Problem to solve:
In the data that follows, count each line with the string "spending"; the reply is the number only.

Available records:
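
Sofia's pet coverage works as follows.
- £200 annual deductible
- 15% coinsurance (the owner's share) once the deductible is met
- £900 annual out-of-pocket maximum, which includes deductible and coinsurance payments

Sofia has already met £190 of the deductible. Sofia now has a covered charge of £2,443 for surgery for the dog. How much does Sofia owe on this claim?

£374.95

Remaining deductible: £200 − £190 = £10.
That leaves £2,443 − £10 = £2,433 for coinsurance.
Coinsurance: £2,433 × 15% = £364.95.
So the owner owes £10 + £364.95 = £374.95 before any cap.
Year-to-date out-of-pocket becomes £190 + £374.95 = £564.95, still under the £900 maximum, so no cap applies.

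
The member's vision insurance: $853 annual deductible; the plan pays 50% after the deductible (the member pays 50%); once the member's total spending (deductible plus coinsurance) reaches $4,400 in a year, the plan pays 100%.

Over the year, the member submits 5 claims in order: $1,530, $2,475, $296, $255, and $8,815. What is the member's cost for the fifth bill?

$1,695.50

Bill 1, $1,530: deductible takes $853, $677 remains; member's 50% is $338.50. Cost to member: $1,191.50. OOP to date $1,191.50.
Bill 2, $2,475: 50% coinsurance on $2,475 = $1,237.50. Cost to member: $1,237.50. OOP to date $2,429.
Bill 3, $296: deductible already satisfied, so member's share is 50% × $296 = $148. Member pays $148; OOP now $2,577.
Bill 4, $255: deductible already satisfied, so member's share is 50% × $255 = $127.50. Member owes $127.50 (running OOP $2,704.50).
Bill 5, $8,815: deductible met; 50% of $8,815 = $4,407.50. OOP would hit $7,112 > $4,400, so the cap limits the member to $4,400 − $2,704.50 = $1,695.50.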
...
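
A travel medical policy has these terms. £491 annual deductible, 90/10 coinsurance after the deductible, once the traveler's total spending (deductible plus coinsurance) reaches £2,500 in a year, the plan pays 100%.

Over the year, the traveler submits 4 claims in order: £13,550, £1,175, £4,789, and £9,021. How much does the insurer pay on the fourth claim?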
---
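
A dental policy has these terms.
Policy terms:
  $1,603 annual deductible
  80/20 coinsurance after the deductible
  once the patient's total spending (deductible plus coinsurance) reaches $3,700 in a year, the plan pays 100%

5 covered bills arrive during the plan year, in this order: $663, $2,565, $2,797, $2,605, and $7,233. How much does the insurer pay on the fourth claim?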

Answer for this exercise:
3